Dataset excerpts >>
::::::

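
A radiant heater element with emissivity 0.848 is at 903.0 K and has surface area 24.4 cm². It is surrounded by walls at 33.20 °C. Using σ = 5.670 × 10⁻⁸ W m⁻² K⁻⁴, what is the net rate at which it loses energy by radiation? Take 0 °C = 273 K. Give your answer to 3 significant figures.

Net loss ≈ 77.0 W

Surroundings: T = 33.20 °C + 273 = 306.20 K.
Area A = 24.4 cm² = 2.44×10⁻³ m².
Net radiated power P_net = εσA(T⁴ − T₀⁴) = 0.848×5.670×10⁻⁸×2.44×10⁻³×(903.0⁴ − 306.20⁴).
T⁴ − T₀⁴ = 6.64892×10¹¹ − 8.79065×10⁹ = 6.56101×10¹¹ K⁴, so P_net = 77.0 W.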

::::::

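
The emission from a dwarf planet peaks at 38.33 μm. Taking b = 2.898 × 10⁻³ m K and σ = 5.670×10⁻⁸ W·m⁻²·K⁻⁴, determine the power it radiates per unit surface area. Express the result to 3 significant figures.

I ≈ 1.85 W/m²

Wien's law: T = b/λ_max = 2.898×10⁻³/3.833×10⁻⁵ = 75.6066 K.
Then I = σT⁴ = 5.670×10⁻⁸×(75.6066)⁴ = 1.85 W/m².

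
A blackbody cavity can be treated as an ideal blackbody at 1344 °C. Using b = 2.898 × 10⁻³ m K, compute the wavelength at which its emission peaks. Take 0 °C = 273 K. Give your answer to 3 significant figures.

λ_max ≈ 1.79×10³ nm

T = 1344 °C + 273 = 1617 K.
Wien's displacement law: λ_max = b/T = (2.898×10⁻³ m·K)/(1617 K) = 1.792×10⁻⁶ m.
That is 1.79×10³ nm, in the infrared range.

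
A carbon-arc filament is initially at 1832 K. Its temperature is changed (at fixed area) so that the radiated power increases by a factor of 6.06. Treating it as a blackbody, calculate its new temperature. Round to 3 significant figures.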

::::::

Task to complete >> Using the entries above, repeat only the lines from the one containing "A blackbody cavity" through the one containing "A carbon-arc filament", end lines included.

Answer to the problem >>
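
A blackbody cavity can be treated as an ideal blackbody at 1344 °C. Using b = 2.898 × 10⁻³ m K, compute the wavelength at which its emission peaks. Take 0 °C = 273 K. Give your answer to 3 significant figures.

λ_max ≈ 1.79×10³ nm

T = 1344 °C + 273 = 1617 K.
Wien's displacement law: λ_max = b/T = (2.898×10⁻³ m·K)/(1617 K) = 1.792×10⁻⁶ m.
That is 1.79×10³ nm, in the infrared range.

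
A carbon-arc filament is initially at 1832 K. Its temperature is changed (at fixed area) so that the radiated power increases by a factor of 6.06. Treating it as a blackbody, calculate its new temperature. Round to 3 significant figures.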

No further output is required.